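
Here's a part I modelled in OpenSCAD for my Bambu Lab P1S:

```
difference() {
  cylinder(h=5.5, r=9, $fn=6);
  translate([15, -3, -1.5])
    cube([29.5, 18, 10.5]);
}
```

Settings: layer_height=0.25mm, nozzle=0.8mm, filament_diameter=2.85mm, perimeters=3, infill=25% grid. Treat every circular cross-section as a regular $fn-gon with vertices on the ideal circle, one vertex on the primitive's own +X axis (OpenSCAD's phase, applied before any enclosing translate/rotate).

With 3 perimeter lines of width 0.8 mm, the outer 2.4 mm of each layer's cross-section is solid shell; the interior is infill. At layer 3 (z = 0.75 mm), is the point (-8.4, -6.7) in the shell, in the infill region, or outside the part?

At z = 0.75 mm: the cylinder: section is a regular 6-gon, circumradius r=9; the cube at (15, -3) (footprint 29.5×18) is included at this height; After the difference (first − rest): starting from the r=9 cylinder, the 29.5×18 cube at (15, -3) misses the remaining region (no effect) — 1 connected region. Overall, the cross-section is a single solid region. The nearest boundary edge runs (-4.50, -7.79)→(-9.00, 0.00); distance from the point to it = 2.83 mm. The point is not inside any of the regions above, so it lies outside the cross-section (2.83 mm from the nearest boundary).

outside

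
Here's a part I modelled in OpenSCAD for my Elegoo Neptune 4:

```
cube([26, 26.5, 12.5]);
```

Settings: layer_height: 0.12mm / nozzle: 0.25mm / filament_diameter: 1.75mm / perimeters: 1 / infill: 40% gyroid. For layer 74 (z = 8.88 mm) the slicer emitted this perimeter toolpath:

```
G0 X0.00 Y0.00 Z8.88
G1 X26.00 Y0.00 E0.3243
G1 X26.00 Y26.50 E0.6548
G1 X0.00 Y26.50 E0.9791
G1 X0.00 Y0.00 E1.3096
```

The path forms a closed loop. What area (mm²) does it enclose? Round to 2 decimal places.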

----

● **Activity**
Please show every line of the records that holds the word "modelled".

● **Task output**
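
Here's a part I modelled in OpenSCAD for my Bambu Lab P1S:
Here's a part I modelled in OpenSCAD for my Elegoo Neptune 4: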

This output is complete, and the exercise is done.